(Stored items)
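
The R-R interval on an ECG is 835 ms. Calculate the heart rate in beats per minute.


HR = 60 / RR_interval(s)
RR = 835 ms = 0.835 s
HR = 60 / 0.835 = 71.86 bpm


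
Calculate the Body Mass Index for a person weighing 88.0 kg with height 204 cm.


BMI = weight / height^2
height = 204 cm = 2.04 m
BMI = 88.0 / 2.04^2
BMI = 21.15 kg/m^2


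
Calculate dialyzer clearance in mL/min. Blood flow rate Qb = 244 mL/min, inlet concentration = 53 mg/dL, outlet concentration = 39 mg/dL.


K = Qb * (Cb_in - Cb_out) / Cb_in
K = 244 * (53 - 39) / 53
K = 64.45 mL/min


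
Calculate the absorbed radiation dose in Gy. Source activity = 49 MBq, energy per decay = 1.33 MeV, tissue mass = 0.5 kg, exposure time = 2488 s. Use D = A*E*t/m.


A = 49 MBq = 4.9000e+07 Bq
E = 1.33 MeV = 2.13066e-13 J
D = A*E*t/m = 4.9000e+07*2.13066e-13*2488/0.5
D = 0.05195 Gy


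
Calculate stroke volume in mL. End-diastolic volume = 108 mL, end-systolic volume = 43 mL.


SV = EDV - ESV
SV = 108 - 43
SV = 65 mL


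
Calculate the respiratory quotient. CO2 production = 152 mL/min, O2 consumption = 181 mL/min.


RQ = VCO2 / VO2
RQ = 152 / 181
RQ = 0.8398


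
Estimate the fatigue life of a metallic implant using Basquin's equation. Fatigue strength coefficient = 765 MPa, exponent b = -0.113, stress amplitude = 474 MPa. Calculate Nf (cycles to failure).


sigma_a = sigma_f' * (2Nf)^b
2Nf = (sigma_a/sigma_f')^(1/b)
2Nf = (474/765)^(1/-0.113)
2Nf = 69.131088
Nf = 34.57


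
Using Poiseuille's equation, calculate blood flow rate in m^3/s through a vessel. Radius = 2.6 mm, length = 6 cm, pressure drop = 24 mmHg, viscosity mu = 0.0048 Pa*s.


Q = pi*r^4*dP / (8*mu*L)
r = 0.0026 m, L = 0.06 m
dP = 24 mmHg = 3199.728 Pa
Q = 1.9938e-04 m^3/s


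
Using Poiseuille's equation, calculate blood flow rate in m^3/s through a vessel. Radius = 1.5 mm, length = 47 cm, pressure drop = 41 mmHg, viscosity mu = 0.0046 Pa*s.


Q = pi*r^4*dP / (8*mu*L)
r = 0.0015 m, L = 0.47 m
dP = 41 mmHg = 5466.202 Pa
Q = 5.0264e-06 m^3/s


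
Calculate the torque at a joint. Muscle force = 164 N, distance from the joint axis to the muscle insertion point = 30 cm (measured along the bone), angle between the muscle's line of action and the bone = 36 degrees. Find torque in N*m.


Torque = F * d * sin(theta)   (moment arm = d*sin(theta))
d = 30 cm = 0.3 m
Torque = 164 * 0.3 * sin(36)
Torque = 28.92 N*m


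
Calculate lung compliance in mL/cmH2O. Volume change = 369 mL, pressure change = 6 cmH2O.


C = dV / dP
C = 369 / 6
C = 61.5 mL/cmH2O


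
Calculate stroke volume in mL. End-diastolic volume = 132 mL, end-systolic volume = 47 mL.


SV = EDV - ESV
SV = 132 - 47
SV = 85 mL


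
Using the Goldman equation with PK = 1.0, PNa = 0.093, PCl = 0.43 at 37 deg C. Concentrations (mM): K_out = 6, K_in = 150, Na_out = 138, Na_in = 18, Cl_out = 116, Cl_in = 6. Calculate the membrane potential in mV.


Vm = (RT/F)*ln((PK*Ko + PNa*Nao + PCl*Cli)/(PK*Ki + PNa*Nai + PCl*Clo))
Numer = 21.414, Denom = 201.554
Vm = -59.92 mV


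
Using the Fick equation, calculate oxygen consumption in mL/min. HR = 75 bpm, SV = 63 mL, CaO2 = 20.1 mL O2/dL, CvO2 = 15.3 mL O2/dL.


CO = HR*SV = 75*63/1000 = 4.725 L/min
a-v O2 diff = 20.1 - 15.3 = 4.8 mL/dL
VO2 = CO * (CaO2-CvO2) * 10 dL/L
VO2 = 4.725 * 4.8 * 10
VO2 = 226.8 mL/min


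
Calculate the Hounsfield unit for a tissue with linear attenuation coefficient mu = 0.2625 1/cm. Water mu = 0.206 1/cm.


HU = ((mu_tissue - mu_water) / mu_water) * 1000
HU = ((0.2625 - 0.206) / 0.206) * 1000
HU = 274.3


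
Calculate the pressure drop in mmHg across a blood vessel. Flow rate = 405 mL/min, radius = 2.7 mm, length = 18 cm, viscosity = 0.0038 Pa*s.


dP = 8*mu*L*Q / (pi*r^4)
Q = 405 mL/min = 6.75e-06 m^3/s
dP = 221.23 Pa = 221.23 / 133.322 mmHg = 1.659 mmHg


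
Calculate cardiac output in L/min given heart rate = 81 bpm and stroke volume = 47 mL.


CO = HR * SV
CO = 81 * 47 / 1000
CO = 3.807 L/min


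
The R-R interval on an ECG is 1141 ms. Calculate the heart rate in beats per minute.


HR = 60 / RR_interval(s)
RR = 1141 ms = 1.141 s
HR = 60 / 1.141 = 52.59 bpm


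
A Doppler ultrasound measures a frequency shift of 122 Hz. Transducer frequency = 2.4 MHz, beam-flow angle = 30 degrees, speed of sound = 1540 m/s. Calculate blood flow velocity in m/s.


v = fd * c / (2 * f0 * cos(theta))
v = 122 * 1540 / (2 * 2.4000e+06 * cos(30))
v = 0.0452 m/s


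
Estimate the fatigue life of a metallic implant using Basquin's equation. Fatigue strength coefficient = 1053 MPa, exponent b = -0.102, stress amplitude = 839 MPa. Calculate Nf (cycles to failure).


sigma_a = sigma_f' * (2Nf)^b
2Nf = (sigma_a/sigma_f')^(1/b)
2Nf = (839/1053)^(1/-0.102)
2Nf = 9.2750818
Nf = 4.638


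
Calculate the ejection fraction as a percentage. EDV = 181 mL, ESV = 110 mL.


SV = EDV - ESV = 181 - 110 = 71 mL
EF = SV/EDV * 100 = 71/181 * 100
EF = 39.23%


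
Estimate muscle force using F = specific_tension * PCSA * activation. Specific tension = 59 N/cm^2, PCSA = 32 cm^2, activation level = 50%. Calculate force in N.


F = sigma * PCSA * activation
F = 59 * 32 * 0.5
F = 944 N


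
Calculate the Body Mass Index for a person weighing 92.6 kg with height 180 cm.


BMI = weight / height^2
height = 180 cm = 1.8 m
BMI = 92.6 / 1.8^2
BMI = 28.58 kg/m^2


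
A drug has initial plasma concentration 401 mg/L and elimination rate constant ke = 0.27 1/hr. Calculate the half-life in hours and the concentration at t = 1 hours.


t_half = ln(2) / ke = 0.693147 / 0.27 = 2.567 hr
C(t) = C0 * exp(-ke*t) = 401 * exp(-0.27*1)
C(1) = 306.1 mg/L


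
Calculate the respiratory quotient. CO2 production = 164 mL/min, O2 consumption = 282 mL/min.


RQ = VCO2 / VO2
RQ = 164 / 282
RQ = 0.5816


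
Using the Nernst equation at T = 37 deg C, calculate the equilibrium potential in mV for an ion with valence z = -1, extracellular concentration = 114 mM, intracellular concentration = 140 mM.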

» **What you should do**
Go through the records and set every one down exactly.

» **Response box**
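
The R-R interval on an ECG is 835 ms. Calculate the heart rate in beats per minute.


HR = 60 / RR_interval(s)
RR = 835 ms = 0.835 s
HR = 60 / 0.835 = 71.86 bpm


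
Calculate the Body Mass Index for a person weighing 88.0 kg with height 204 cm.


BMI = weight / height^2
height = 204 cm = 2.04 m
BMI = 88.0 / 2.04^2
BMI = 21.15 kg/m^2


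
Calculate dialyzer clearance in mL/min. Blood flow rate Qb = 244 mL/min, inlet concentration = 53 mg/dL, outlet concentration = 39 mg/dL.


K = Qb * (Cb_in - Cb_out) / Cb_in
K = 244 * (53 - 39) / 53
K = 64.45 mL/min


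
Calculate the absorbed radiation dose in Gy. Source activity = 49 MBq, energy per decay = 1.33 MeV, tissue mass = 0.5 kg, exposure time = 2488 s. Use D = A*E*t/m.


A = 49 MBq = 4.9000e+07 Bq
E = 1.33 MeV = 2.13066e-13 J
D = A*E*t/m = 4.9000e+07*2.13066e-13*2488/0.5
D = 0.05195 Gy


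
Calculate stroke volume in mL. End-diastolic volume = 108 mL, end-systolic volume = 43 mL.


SV = EDV - ESV
SV = 108 - 43
SV = 65 mL


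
Calculate the respiratory quotient. CO2 production = 152 mL/min, O2 consumption = 181 mL/min.


RQ = VCO2 / VO2
RQ = 152 / 181
RQ = 0.8398


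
Estimate the fatigue life of a metallic implant using Basquin's equation. Fatigue strength coefficient = 765 MPa, exponent b = -0.113, stress amplitude = 474 MPa. Calculate Nf (cycles to failure).


sigma_a = sigma_f' * (2Nf)^b
2Nf = (sigma_a/sigma_f')^(1/b)
2Nf = (474/765)^(1/-0.113)
2Nf = 69.131088
Nf = 34.57


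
Using Poiseuille's equation, calculate blood flow rate in m^3/s through a vessel. Radius = 2.6 mm, length = 6 cm, pressure drop = 24 mmHg, viscosity mu = 0.0048 Pa*s.


Q = pi*r^4*dP / (8*mu*L)
r = 0.0026 m, L = 0.06 m
dP = 24 mmHg = 3199.728 Pa
Q = 1.9938e-04 m^3/s


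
Using Poiseuille's equation, calculate blood flow rate in m^3/s through a vessel. Radius = 1.5 mm, length = 47 cm, pressure drop = 41 mmHg, viscosity mu = 0.0046 Pa*s.


Q = pi*r^4*dP / (8*mu*L)
r = 0.0015 m, L = 0.47 m
dP = 41 mmHg = 5466.202 Pa
Q = 5.0264e-06 m^3/s


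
Calculate the torque at a joint. Muscle force = 164 N, distance from the joint axis to the muscle insertion point = 30 cm (measured along the bone), angle between the muscle's line of action and the bone = 36 degrees. Find torque in N*m.


Torque = F * d * sin(theta)   (moment arm = d*sin(theta))
d = 30 cm = 0.3 m
Torque = 164 * 0.3 * sin(36)
Torque = 28.92 N*m


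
Calculate lung compliance in mL/cmH2O. Volume change = 369 mL, pressure change = 6 cmH2O.


C = dV / dP
C = 369 / 6
C = 61.5 mL/cmH2O


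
Calculate stroke volume in mL. End-diastolic volume = 132 mL, end-systolic volume = 47 mL.


SV = EDV - ESV
SV = 132 - 47
SV = 85 mL


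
Using the Goldman equation with PK = 1.0, PNa = 0.093, PCl = 0.43 at 37 deg C. Concentrations (mM): K_out = 6, K_in = 150, Na_out = 138, Na_in = 18, Cl_out = 116, Cl_in = 6. Calculate the membrane potential in mV.


Vm = (RT/F)*ln((PK*Ko + PNa*Nao + PCl*Cli)/(PK*Ki + PNa*Nai + PCl*Clo))
Numer = 21.414, Denom = 201.554
Vm = -59.92 mV


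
Using the Fick equation, calculate oxygen consumption in mL/min. HR = 75 bpm, SV = 63 mL, CaO2 = 20.1 mL O2/dL, CvO2 = 15.3 mL O2/dL.


CO = HR*SV = 75*63/1000 = 4.725 L/min
a-v O2 diff = 20.1 - 15.3 = 4.8 mL/dL
VO2 = CO * (CaO2-CvO2) * 10 dL/L
VO2 = 4.725 * 4.8 * 10
VO2 = 226.8 mL/min


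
Calculate the Hounsfield unit for a tissue with linear attenuation coefficient mu = 0.2625 1/cm. Water mu = 0.206 1/cm.


HU = ((mu_tissue - mu_water) / mu_water) * 1000
HU = ((0.2625 - 0.206) / 0.206) * 1000
HU = 274.3


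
Calculate the pressure drop in mmHg across a blood vessel. Flow rate = 405 mL/min, radius = 2.7 mm, length = 18 cm, viscosity = 0.0038 Pa*s.


dP = 8*mu*L*Q / (pi*r^4)
Q = 405 mL/min = 6.75e-06 m^3/s
dP = 221.23 Pa = 221.23 / 133.322 mmHg = 1.659 mmHg


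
Calculate cardiac output in L/min given heart rate = 81 bpm and stroke volume = 47 mL.


CO = HR * SV
CO = 81 * 47 / 1000
CO = 3.807 L/min


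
The R-R interval on an ECG is 1141 ms. Calculate the heart rate in beats per minute.


HR = 60 / RR_interval(s)
RR = 1141 ms = 1.141 s
HR = 60 / 1.141 = 52.59 bpm


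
A Doppler ultrasound measures a frequency shift of 122 Hz. Transducer frequency = 2.4 MHz, beam-flow angle = 30 degrees, speed of sound = 1540 m/s. Calculate blood flow velocity in m/s.


v = fd * c / (2 * f0 * cos(theta))
v = 122 * 1540 / (2 * 2.4000e+06 * cos(30))
v = 0.0452 m/s


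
Estimate the fatigue life of a metallic implant using Basquin's equation. Fatigue strength coefficient = 1053 MPa, exponent b = -0.102, stress amplitude = 839 MPa. Calculate Nf (cycles to failure).


sigma_a = sigma_f' * (2Nf)^b
2Nf = (sigma_a/sigma_f')^(1/b)
2Nf = (839/1053)^(1/-0.102)
2Nf = 9.2750818
Nf = 4.638


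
Calculate the ejection fraction as a percentage. EDV = 181 mL, ESV = 110 mL.


SV = EDV - ESV = 181 - 110 = 71 mL
EF = SV/EDV * 100 = 71/181 * 100
EF = 39.23%


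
Estimate muscle force using F = specific_tension * PCSA * activation. Specific tension = 59 N/cm^2, PCSA = 32 cm^2, activation level = 50%. Calculate force in N.


F = sigma * PCSA * activation
F = 59 * 32 * 0.5
F = 944 N


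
Calculate the Body Mass Index for a person weighing 92.6 kg with height 180 cm.


BMI = weight / height^2
height = 180 cm = 1.8 m
BMI = 92.6 / 1.8^2
BMI = 28.58 kg/m^2


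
A drug has initial plasma concentration 401 mg/L and elimination rate constant ke = 0.27 1/hr. Calculate the half-life in hours and the concentration at t = 1 hours.


t_half = ln(2) / ke = 0.693147 / 0.27 = 2.567 hr
C(t) = C0 * exp(-ke*t) = 401 * exp(-0.27*1)
C(1) = 306.1 mg/L


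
Calculate the respiratory quotient. CO2 production = 164 mL/min, O2 consumption = 282 mL/min.


RQ = VCO2 / VO2
RQ = 164 / 282
RQ = 0.5816


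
Using the Nernst equation at T = 37 deg C, calculate the equilibrium potential in mV for an ion with valence z = -1, extracellular concentration = 114 mM, intracellular concentration = 140 mM.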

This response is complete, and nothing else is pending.